• **GOAL OF THE EXERCISE**: Your answer must match the entries below word for word.

Collected data:
##############################

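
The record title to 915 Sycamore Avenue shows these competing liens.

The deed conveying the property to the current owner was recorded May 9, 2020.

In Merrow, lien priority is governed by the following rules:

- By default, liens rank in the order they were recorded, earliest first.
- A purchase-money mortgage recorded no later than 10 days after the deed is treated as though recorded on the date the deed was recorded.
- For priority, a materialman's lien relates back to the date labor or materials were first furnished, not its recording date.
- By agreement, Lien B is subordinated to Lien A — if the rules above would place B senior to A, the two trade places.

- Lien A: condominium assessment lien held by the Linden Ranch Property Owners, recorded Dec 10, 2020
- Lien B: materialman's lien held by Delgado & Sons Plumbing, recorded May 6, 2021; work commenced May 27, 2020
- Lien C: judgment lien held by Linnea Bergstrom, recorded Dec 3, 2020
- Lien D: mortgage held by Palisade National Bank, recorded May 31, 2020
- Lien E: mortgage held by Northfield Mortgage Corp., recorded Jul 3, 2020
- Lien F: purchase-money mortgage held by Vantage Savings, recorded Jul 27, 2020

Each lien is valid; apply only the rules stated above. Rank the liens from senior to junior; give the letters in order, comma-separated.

Adjusting effective dates: B is treated as recorded May 27, 2020, the work-commencement date; F was recorded 79 days after the deed — beyond 10 days — so no relation-back applies.
By effective date, earliest first: B (May 27, 2020), D (May 31, 2020), E (Jul 3, 2020), F (Jul 27, 2020), C (Dec 3, 2020), A (Dec 10, 2020).
The subordination applies — B was senior to A — so B and A swap.

A, D, E, F, C, B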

##############################

• **EXPECTED OUTPUT**:
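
The record title to 915 Sycamore Avenue shows these competing liens.

The deed conveying the property to the current owner was recorded May 9, 2020.

In Merrow, lien priority is governed by the following rules:

- By default, liens rank in the order they were recorded, earliest first.
- A purchase-money mortgage recorded no later than 10 days after the deed is treated as though recorded on the date the deed was recorded.
- For priority, a materialman's lien relates back to the date labor or materials were first furnished, not its recording date.
- By agreement, Lien B is subordinated to Lien A — if the rules above would place B senior to A, the two trade places.

- Lien A: condominium assessment lien held by the Linden Ranch Property Owners, recorded Dec 10, 2020
- Lien B: materialman's lien held by Delgado & Sons Plumbing, recorded May 6, 2021; work commenced May 27, 2020
- Lien C: judgment lien held by Linnea Bergstrom, recorded Dec 3, 2020
- Lien D: mortgage held by Palisade National Bank, recorded May 31, 2020
- Lien E: mortgage held by Northfield Mortgage Corp., recorded Jul 3, 2020
- Lien F: purchase-money mortgage held by Vantage Savings, recorded Jul 27, 2020

Each lien is valid; apply only the rules stated above. Rank the liens from senior to junior; give the letters in order, comma-separated.

Adjusting effective dates: B is treated as recorded May 27, 2020, the work-commencement date; F was recorded 79 days after the deed — beyond 10 days — so no relation-back applies.
By effective date, earliest first: B (May 27, 2020), D (May 31, 2020), E (Jul 3, 2020), F (Jul 27, 2020), C (Dec 3, 2020), A (Dec 10, 2020).
The subordination applies — B was senior to A — so B and A swap.

A, D, E, F, C, B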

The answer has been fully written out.